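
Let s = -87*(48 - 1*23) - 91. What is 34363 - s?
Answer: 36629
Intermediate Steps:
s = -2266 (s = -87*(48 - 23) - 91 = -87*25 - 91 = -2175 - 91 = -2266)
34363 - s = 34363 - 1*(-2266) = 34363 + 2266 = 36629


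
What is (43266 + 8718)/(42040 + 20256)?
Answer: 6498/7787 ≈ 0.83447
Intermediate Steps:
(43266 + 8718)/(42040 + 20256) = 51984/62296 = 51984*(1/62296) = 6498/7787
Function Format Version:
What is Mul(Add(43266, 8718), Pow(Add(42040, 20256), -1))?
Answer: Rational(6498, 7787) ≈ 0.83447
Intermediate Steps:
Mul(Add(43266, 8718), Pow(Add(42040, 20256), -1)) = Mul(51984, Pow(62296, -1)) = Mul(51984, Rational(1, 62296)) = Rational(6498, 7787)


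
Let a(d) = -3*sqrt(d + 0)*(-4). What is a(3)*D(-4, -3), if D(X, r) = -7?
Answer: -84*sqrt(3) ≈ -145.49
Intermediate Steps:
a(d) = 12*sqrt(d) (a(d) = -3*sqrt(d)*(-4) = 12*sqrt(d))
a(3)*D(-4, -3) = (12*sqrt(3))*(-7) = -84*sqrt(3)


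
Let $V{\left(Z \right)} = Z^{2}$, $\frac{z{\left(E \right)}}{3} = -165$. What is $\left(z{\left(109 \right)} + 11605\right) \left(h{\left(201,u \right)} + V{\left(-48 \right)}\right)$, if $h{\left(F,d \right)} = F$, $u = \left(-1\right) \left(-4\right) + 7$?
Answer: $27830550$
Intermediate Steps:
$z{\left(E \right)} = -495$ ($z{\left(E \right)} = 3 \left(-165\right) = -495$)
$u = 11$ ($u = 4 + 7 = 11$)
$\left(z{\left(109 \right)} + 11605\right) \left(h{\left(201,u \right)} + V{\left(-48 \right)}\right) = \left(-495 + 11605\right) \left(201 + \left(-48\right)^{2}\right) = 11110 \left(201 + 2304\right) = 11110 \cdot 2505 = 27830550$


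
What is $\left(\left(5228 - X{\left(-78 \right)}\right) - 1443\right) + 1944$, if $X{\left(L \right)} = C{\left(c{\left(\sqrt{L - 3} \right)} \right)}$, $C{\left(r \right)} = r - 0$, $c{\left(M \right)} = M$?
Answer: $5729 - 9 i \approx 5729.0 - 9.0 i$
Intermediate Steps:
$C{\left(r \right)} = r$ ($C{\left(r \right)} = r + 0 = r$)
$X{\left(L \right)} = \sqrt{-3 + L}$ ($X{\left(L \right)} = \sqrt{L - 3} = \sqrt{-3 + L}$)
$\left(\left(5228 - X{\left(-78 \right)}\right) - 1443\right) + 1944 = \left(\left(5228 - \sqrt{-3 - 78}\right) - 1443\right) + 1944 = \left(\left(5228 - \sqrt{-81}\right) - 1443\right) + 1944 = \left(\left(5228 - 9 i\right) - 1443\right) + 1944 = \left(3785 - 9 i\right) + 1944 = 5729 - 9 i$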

(WORK TASK) The whole of the data is to be returned with every line intact.

(EXERCISE SOLUTION)
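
Let s = -87*(48 - 1*23) - 91. What is 34363 - s?
Answer: 36629
Intermediate Steps:
s = -2266 (s = -87*(48 - 23) - 91 = -87*25 - 91 = -2175 - 91 = -2266)
34363 - s = 34363 - 1*(-2266) = 34363 + 2266 = 36629


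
What is (43266 + 8718)/(42040 + 20256)?
Answer: 6498/7787 ≈ 0.83447
Intermediate Steps:
(43266 + 8718)/(42040 + 20256) = 51984/62296 = 51984*(1/62296) = 6498/7787
Function Format Version:
What is Mul(Add(43266, 8718), Pow(Add(42040, 20256), -1))?
Answer: Rational(6498, 7787) ≈ 0.83447
Intermediate Steps:
Mul(Add(43266, 8718), Pow(Add(42040, 20256), -1)) = Mul(51984, Pow(62296, -1)) = Mul(51984, Rational(1, 62296)) = Rational(6498, 7787)


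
Let a(d) = -3*sqrt(d + 0)*(-4). What is a(3)*D(-4, -3), if D(X, r) = -7?
Answer: -84*sqrt(3) ≈ -145.49
Intermediate Steps:
a(d) = 12*sqrt(d) (a(d) = -3*sqrt(d)*(-4) = 12*sqrt(d))
a(3)*D(-4, -3) = (12*sqrt(3))*(-7) = -84*sqrt(3)


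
Let $V{\left(Z \right)} = Z^{2}$, $\frac{z{\left(E \right)}}{3} = -165$. What is $\left(z{\left(109 \right)} + 11605\right) \left(h{\left(201,u \right)} + V{\left(-48 \right)}\right)$, if $h{\left(F,d \right)} = F$, $u = \left(-1\right) \left(-4\right) + 7$?
Answer: $27830550$
Intermediate Steps:
$z{\left(E \right)} = -495$ ($z{\left(E \right)} = 3 \left(-165\right) = -495$)
$u = 11$ ($u = 4 + 7 = 11$)
$\left(z{\left(109 \right)} + 11605\right) \left(h{\left(201,u \right)} + V{\left(-48 \right)}\right) = \left(-495 + 11605\right) \left(201 + \left(-48\right)^{2}\right) = 11110 \left(201 + 2304\right) = 11110 \cdot 2505 = 27830550$


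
What is $\left(\left(5228 - X{\left(-78 \right)}\right) - 1443\right) + 1944$, if $X{\left(L \right)} = C{\left(c{\left(\sqrt{L - 3} \right)} \right)}$, $C{\left(r \right)} = r - 0$, $c{\left(M \right)} = M$?
Answer: $5729 - 9 i \approx 5729.0 - 9.0 i$
Intermediate Steps:
$C{\left(r \right)} = r$ ($C{\left(r \right)} = r + 0 = r$)
$X{\left(L \right)} = \sqrt{-3 + L}$ ($X{\left(L \right)} = \sqrt{L - 3} = \sqrt{-3 + L}$)
$\left(\left(5228 - X{\left(-78 \right)}\right) - 1443\right) + 1944 = \left(\left(5228 - \sqrt{-3 - 78}\right) - 1443\right) + 1944 = \left(\left(5228 - \sqrt{-81}\right) - 1443\right) + 1944 = \left(\left(5228 - 9 i\right) - 1443\right) + 1944 = \left(3785 - 9 i\right) + 1944 = 5729 - 9 i$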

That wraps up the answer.